┌──
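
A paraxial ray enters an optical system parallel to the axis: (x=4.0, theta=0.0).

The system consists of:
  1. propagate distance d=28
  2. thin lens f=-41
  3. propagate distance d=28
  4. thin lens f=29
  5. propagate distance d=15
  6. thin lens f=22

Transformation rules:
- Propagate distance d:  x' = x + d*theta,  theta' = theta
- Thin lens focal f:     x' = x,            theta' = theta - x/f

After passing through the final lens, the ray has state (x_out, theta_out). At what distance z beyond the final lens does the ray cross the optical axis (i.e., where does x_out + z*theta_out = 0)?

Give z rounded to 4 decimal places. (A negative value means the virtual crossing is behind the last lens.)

Initial: x=4.0000 theta=0.0000
After 1 (propagate distance d=28): x=4.0000 theta=0.0000
After 2 (thin lens f=-41): x=4.0000 theta=4/41 (≈0.0976)
After 3 (propagate distance d=28): x=276/41 (≈6.7317) theta=4/41 (≈0.0976)
After 4 (thin lens f=29): x=276/41 (≈6.7317) theta=-160/1189 (≈-0.1346)
After 5 (propagate distance d=15): x=5604/1189 (≈4.7132) theta=-160/1189 (≈-0.1346)
After 6 (thin lens f=22): x=5604/1189 (≈4.7132) theta=-4562/13079 (≈-0.3488)
z_focus = -x_out/theta_out = -(5604/1189)/(-4562/13079) = 30822/2281 ≈ 13.5125
Rounded to 4 decimal places: z = 13.5125

Answer: 13.5125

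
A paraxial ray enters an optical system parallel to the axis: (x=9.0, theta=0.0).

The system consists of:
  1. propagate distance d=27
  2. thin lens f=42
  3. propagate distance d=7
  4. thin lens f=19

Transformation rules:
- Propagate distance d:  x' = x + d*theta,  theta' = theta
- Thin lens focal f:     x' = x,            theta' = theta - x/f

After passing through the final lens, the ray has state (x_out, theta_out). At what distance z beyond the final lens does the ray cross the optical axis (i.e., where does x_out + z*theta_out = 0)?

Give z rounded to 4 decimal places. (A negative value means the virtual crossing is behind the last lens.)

Answer: 12.3148

Derivation:
Initial: x=9.0000 theta=0.0000
After 1 (propagate distance d=27): x=9.0000 theta=0.0000
After 2 (thin lens f=42): x=9.0000 theta=-3/14 (≈-0.2143)
After 3 (propagate distance d=7): x=7.5000 theta=-3/14 (≈-0.2143)
After 4 (thin lens f=19): x=7.5000 theta=-81/133 (≈-0.6090)
z_focus = -x_out/theta_out = -(7.5000)/(-81/133) = 665/54 ≈ 12.3148
Rounded to 4 decimal places: z = 12.3148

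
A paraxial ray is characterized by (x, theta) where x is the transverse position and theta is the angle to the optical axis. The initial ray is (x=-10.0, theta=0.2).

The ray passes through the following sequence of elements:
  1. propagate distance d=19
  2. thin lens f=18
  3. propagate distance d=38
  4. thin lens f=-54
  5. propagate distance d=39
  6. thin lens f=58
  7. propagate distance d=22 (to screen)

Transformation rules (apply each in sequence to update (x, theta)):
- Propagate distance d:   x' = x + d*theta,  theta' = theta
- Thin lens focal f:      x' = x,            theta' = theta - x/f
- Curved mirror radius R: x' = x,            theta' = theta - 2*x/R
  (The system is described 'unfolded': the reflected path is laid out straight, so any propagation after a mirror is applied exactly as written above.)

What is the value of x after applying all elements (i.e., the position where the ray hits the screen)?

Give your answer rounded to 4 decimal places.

Answer: 46.5481

Derivation:
Initial: x=-10.0000 theta=0.2000
After 1 (propagate distance d=19): x=-6.2000 theta=0.2000
After 2 (thin lens f=18): x=-6.2000 theta=49/90 (≈0.5444)
After 3 (propagate distance d=38): x=652/45 (≈14.4889) theta=49/90 (≈0.5444)
After 4 (thin lens f=-54): x=652/45 (≈14.4889) theta=395/486 (≈0.8128)
After 5 (propagate distance d=39): x=37411/810 (≈46.1864) theta=395/486 (≈0.8128)
After 6 (thin lens f=58): x=37411/810 (≈46.1864) theta=2317/140940 (≈0.0164)
After 7 (propagate distance d=22 (to screen)): x=1640122/35235 (≈46.5481) theta=2317/140940 (≈0.0164)
Rounded to 4 decimal places: x = 46.5481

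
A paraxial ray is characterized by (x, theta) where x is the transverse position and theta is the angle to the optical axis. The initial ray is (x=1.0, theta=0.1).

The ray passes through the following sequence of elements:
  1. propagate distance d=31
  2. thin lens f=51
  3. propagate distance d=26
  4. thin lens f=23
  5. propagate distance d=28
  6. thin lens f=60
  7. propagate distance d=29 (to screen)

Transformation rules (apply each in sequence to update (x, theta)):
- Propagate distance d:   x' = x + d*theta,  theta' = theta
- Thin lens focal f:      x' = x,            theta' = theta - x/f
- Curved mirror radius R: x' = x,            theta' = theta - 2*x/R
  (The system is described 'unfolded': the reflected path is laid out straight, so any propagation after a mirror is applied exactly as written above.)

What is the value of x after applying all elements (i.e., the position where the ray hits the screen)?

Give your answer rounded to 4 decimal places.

Answer: -5.4778

Derivation:
Initial: x=1.0000 theta=0.1000
After 1 (propagate distance d=31): x=4.1000 theta=0.1000
After 2 (thin lens f=51): x=4.1000 theta=1/51 (≈0.0196)
After 3 (propagate distance d=26): x=2351/510 (≈4.6098) theta=1/51 (≈0.0196)
After 4 (thin lens f=23): x=2351/510 (≈4.6098) theta=-707/3910 (≈-0.1808)
After 5 (propagate distance d=28): x=-1063/2346 (≈-0.4531) theta=-707/3910 (≈-0.1808)
After 6 (thin lens f=60): x=-1063/2346 (≈-0.4531) theta=-24389/140760 (≈-0.1733)
After 7 (propagate distance d=29 (to screen)): x=-771061/140760 (≈-5.4778) theta=-24389/140760 (≈-0.1733)
Rounded to 4 decimal places: x = -5.4778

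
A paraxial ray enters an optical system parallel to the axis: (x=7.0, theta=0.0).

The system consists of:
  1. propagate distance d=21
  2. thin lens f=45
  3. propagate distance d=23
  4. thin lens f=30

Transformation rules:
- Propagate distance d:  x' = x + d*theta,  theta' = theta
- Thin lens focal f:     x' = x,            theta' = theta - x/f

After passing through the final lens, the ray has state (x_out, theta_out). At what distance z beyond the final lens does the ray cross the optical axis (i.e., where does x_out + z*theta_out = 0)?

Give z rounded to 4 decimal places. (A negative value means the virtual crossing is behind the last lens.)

Initial: x=7.0000 theta=0.0000
After 1 (propagate distance d=21): x=7.0000 theta=0.0000
After 2 (thin lens f=45): x=7.0000 theta=-7/45 (≈-0.1556)
After 3 (propagate distance d=23): x=154/45 (≈3.4222) theta=-7/45 (≈-0.1556)
After 4 (thin lens f=30): x=154/45 (≈3.4222) theta=-182/675 (≈-0.2696)
z_focus = -x_out/theta_out = -(154/45)/(-182/675) = 165/13 ≈ 12.6923
Rounded to 4 decimal places: z = 12.6923

Answer: 12.6923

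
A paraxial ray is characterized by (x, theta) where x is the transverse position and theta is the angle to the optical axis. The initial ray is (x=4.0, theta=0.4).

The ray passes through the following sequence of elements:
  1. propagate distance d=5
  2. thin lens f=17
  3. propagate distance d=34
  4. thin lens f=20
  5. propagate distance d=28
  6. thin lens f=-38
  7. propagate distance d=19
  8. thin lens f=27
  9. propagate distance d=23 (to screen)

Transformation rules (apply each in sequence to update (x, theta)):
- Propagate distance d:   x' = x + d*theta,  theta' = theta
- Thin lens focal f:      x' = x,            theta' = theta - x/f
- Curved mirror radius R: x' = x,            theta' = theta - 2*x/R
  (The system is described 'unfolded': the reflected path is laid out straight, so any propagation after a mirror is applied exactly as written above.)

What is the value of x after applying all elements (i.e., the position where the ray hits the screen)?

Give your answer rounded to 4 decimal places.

Initial: x=4.0000 theta=0.4000
After 1 (propagate distance d=5): x=6.0000 theta=0.4000
After 2 (thin lens f=17): x=6.0000 theta=4/85 (≈0.0471)
After 3 (propagate distance d=34): x=7.6000 theta=4/85 (≈0.0471)
After 4 (thin lens f=20): x=7.6000 theta=-283/850 (≈-0.3329)
After 5 (propagate distance d=28): x=-732/425 (≈-1.7224) theta=-283/850 (≈-0.3329)
After 6 (thin lens f=-38): x=-732/425 (≈-1.7224) theta=-6109/16150 (≈-0.3783)
After 7 (propagate distance d=19): x=-7573/850 (≈-8.9094) theta=-6109/16150 (≈-0.3783)
After 8 (thin lens f=27): x=-7573/850 (≈-8.9094) theta=-10528/218025 (≈-0.0483)
After 9 (propagate distance d=23 (to screen)): x=-4369237/436050 (≈-10.0200) theta=-10528/218025 (≈-0.0483)
Rounded to 4 decimal places: x = -10.0200

Answer: -10.0200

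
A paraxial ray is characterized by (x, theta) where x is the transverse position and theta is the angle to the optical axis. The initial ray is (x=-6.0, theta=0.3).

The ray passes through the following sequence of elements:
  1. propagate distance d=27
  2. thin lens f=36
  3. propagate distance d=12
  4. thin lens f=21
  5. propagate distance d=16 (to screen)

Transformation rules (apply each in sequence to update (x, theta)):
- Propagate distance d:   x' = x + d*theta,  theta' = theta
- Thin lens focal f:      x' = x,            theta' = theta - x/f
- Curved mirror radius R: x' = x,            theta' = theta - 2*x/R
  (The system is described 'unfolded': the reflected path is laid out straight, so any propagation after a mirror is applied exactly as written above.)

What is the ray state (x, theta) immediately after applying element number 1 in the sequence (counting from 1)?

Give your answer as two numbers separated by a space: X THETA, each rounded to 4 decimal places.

Answer: 2.1000 0.3000

Derivation:
Initial: x=-6.0000 theta=0.3000
After 1 (propagate distance d=27): x=2.1000 theta=0.3000
Rounded to 4 decimal places: x = 2.1000, theta = 0.3000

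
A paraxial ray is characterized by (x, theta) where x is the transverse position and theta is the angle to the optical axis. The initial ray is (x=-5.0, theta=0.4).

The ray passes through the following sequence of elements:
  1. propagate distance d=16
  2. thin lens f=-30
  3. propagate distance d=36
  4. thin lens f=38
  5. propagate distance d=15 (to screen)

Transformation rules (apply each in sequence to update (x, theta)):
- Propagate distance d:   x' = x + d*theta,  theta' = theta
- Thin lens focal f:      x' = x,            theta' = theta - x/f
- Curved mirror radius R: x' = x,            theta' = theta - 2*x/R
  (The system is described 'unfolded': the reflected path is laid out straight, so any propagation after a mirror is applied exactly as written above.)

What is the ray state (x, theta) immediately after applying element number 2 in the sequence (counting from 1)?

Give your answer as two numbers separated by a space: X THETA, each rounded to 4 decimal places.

Initial: x=-5.0000 theta=0.4000
After 1 (propagate distance d=16): x=1.4000 theta=0.4000
After 2 (thin lens f=-30): x=1.4000 theta=67/150 (≈0.4467)
Rounded to 4 decimal places: x = 1.4000, theta = 0.4467

Answer: 1.4000 0.4467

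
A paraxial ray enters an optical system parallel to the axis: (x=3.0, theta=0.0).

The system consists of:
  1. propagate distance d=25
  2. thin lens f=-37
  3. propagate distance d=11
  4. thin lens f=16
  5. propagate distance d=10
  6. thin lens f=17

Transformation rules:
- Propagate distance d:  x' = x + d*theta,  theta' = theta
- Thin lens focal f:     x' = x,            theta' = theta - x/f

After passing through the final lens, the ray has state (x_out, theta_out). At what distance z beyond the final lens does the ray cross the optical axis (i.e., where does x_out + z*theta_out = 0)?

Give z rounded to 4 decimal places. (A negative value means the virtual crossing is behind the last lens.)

Initial: x=3.0000 theta=0.0000
After 1 (propagate distance d=25): x=3.0000 theta=0.0000
After 2 (thin lens f=-37): x=3.0000 theta=3/37 (≈0.0811)
After 3 (propagate distance d=11): x=144/37 (≈3.8919) theta=3/37 (≈0.0811)
After 4 (thin lens f=16): x=144/37 (≈3.8919) theta=-6/37 (≈-0.1622)
After 5 (propagate distance d=10): x=84/37 (≈2.2703) theta=-6/37 (≈-0.1622)
After 6 (thin lens f=17): x=84/37 (≈2.2703) theta=-186/629 (≈-0.2957)
z_focus = -x_out/theta_out = -(84/37)/(-186/629) = 238/31 ≈ 7.6774
Rounded to 4 decimal places: z = 7.6774

Answer: 7.6774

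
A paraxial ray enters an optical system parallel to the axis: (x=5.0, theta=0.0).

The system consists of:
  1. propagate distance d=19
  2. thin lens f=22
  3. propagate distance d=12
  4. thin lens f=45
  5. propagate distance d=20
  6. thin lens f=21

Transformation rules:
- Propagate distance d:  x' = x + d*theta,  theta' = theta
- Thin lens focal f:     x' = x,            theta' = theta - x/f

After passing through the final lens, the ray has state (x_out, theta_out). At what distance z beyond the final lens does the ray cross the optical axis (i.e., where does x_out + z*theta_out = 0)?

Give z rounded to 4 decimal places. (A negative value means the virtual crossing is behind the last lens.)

Answer: -27.0297

Derivation:
Initial: x=5.0000 theta=0.0000
After 1 (propagate distance d=19): x=5.0000 theta=0.0000
After 2 (thin lens f=22): x=5.0000 theta=-5/22 (≈-0.2273)
After 3 (propagate distance d=12): x=25/11 (≈2.2727) theta=-5/22 (≈-0.2273)
After 4 (thin lens f=45): x=25/11 (≈2.2727) theta=-5/18 (≈-0.2778)
After 5 (propagate distance d=20): x=-325/99 (≈-3.2828) theta=-5/18 (≈-0.2778)
After 6 (thin lens f=21): x=-325/99 (≈-3.2828) theta=-505/4158 (≈-0.1215)
z_focus = -x_out/theta_out = -(-325/99)/(-505/4158) = -2730/101 ≈ -27.0297
Rounded to 4 decimal places: z = -27.0297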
└──
TASK GOAL.
Please output an exact copy of the lines above, from the opening line of the data down to the line that contains "axis: (x=9.0, theta=0.0).".

EXERCISE OUTPUT.
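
A paraxial ray enters an optical system parallel to the axis: (x=4.0, theta=0.0).

The system consists of:
  1. propagate distance d=28
  2. thin lens f=-41
  3. propagate distance d=28
  4. thin lens f=29
  5. propagate distance d=15
  6. thin lens f=22

Transformation rules:
- Propagate distance d:  x' = x + d*theta,  theta' = theta
- Thin lens focal f:     x' = x,            theta' = theta - x/f

After passing through the final lens, the ray has state (x_out, theta_out). At what distance z beyond the final lens does the ray cross the optical axis (i.e., where does x_out + z*theta_out = 0)?

Give z rounded to 4 decimal places. (A negative value means the virtual crossing is behind the last lens.)

Initial: x=4.0000 theta=0.0000
After 1 (propagate distance d=28): x=4.0000 theta=0.0000
After 2 (thin lens f=-41): x=4.0000 theta=4/41 (≈0.0976)
After 3 (propagate distance d=28): x=276/41 (≈6.7317) theta=4/41 (≈0.0976)
After 4 (thin lens f=29): x=276/41 (≈6.7317) theta=-160/1189 (≈-0.1346)
After 5 (propagate distance d=15): x=5604/1189 (≈4.7132) theta=-160/1189 (≈-0.1346)
After 6 (thin lens f=22): x=5604/1189 (≈4.7132) theta=-4562/13079 (≈-0.3488)
z_focus = -x_out/theta_out = -(5604/1189)/(-4562/13079) = 30822/2281 ≈ 13.5125
Rounded to 4 decimal places: z = 13.5125

Answer: 13.5125

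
A paraxial ray enters an optical system parallel to the axis: (x=9.0, theta=0.0).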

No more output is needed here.